**Required work:** The entire set of lines below should be copied exactly.

**Material provided:**
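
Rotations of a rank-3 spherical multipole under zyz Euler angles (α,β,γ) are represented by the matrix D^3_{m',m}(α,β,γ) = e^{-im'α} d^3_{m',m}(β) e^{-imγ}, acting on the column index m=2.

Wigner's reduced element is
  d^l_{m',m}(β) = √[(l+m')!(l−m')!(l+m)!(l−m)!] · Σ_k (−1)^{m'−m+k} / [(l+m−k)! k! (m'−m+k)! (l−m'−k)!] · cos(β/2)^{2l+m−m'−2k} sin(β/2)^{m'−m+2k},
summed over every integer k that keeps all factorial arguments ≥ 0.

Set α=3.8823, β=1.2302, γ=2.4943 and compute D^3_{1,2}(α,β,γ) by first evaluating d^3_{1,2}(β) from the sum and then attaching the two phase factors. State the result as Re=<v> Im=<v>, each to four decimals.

First d^3_{1,2}(β=1.2302), then the phase factors e^{-i(1)α} and e^{-i(2)γ}:
c=cos(1.2302/2)=0.816716, s=sin(1.2302/2)=0.577040; N=√[24·2·120·1]=75.894664
k: max(0,(2)−(1))=1 … min(3+(2),3−(1))=2
  k=1: (−1)^0·75.8947/(24)·0.8167^5·0.5770^1 = +0.663072
  k=2: (−1)^1·75.8947/(12)·0.8167^3·0.5770^3 = -0.662005
d^3_{1,2}(1.2302) = +0.663072 -0.662005 = +0.001067
Phases: e^{-i·(1)·3.8823}=-0.737991+0.674810i, e^{-i·(2)·2.4943}=+0.272712+0.962096i ⇒ D=-0.000908-0.000561i

Re=-0.0009 Im=-0.0006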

**Final answer:**
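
Rotations of a rank-3 spherical multipole under zyz Euler angles (α,β,γ) are represented by the matrix D^3_{m',m}(α,β,γ) = e^{-im'α} d^3_{m',m}(β) e^{-imγ}, acting on the column index m=2.

Wigner's reduced element is
  d^l_{m',m}(β) = √[(l+m')!(l−m')!(l+m)!(l−m)!] · Σ_k (−1)^{m'−m+k} / [(l+m−k)! k! (m'−m+k)! (l−m'−k)!] · cos(β/2)^{2l+m−m'−2k} sin(β/2)^{m'−m+2k},
summed over every integer k that keeps all factorial arguments ≥ 0.

Set α=3.8823, β=1.2302, γ=2.4943 and compute D^3_{1,2}(α,β,γ) by first evaluating d^3_{1,2}(β) from the sum and then attaching the two phase factors. State the result as Re=<v> Im=<v>, each to four decimals.

First d^3_{1,2}(β=1.2302), then the phase factors e^{-i(1)α} and e^{-i(2)γ}:
c=cos(1.2302/2)=0.816716, s=sin(1.2302/2)=0.577040; N=√[24·2·120·1]=75.894664
k: max(0,(2)−(1))=1 … min(3+(2),3−(1))=2
  k=1: (−1)^0·75.8947/(24)·0.8167^5·0.5770^1 = +0.663072
  k=2: (−1)^1·75.8947/(12)·0.8167^3·0.5770^3 = -0.662005
d^3_{1,2}(1.2302) = +0.663072 -0.662005 = +0.001067
Phases: e^{-i·(1)·3.8823}=-0.737991+0.674810i, e^{-i·(2)·2.4943}=+0.272712+0.962096i ⇒ D=-0.000908-0.000561i

Re=-0.0009 Im=-0.0006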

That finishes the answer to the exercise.